(Stored data entries)
———
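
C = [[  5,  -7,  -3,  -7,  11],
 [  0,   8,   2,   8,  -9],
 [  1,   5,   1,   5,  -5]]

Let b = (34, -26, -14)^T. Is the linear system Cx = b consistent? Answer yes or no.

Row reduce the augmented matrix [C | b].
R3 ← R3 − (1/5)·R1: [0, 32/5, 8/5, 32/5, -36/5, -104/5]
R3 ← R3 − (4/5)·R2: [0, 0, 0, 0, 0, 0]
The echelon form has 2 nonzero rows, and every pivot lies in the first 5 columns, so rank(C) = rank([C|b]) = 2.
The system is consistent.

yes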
———
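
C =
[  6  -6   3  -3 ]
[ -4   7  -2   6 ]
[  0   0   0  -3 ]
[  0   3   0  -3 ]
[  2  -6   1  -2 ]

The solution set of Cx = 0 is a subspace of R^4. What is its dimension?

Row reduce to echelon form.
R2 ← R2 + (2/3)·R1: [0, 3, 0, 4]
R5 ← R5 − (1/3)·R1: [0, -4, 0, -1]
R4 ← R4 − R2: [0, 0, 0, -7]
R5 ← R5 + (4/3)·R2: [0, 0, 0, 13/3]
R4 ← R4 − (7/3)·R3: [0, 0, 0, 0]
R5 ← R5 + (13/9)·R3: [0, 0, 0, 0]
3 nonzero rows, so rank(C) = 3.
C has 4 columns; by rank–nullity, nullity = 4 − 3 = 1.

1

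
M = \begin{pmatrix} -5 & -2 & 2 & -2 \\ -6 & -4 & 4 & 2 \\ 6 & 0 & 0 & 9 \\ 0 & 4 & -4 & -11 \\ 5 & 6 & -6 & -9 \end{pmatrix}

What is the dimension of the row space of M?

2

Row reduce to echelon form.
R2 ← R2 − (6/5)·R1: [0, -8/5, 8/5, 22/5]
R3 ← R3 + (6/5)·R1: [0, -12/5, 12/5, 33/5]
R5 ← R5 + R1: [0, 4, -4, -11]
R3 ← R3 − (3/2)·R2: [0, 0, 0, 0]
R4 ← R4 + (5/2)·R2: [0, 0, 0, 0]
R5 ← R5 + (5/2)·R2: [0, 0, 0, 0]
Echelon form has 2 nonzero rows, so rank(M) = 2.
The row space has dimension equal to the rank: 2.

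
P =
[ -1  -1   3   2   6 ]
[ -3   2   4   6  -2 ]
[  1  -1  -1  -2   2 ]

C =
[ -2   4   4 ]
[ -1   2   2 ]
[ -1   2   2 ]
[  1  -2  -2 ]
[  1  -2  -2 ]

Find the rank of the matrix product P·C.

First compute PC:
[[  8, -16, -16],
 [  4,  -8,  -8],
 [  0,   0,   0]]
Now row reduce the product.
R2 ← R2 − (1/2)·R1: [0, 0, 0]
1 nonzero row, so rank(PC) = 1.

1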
———
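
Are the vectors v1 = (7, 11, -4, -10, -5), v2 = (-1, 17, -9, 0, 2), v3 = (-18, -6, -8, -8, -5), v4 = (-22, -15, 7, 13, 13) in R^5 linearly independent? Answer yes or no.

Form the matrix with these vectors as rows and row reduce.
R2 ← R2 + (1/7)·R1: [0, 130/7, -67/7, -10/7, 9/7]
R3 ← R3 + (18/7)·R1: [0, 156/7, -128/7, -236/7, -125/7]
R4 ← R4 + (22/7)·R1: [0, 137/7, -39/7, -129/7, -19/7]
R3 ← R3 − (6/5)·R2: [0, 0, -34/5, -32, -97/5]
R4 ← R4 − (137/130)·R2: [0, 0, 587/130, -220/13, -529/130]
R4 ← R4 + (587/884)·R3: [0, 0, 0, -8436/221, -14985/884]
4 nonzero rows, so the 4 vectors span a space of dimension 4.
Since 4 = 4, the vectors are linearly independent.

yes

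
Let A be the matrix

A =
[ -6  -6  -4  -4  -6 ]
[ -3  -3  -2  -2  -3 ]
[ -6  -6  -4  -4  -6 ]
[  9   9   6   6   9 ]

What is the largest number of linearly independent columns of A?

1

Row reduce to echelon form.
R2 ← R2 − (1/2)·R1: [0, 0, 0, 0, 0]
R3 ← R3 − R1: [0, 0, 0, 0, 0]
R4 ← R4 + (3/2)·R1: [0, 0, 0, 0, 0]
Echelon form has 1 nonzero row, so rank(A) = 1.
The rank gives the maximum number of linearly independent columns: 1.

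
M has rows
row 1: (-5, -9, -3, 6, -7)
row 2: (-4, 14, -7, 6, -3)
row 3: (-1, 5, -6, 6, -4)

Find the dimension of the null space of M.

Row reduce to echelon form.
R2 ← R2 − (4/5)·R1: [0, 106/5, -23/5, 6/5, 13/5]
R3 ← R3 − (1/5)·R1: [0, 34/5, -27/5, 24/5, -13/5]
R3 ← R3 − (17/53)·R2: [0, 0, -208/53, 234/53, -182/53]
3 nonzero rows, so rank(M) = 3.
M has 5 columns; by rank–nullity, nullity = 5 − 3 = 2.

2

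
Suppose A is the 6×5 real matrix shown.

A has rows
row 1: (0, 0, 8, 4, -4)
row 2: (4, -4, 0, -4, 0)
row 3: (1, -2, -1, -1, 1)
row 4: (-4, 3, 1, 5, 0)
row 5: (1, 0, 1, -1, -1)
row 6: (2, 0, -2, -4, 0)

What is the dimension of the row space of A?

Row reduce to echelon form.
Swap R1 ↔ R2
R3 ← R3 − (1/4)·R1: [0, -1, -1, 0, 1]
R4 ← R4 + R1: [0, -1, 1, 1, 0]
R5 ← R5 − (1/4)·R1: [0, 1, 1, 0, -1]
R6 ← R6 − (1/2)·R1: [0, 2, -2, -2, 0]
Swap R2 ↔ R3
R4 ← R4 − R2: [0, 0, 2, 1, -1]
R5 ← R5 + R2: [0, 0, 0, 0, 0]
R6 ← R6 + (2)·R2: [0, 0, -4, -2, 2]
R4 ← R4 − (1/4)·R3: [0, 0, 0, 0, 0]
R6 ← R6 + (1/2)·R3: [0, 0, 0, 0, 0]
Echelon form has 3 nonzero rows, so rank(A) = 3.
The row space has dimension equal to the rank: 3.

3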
———
* _Exercise brief_
Every line above from the line with "row 2: (4, -4, 0, -4, 0)" to the line with "row 6: (2, 0, -2, -4, 0)" is wanted, ends included; write them out exactly and add no other line.

* _Answer to this task_
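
row 2: (4, -4, 0, -4, 0)
row 3: (1, -2, -1, -1, 1)
row 4: (-4, 3, 1, 5, 0)
row 5: (1, 0, 1, -1, -1)
row 6: (2, 0, -2, -4, 0)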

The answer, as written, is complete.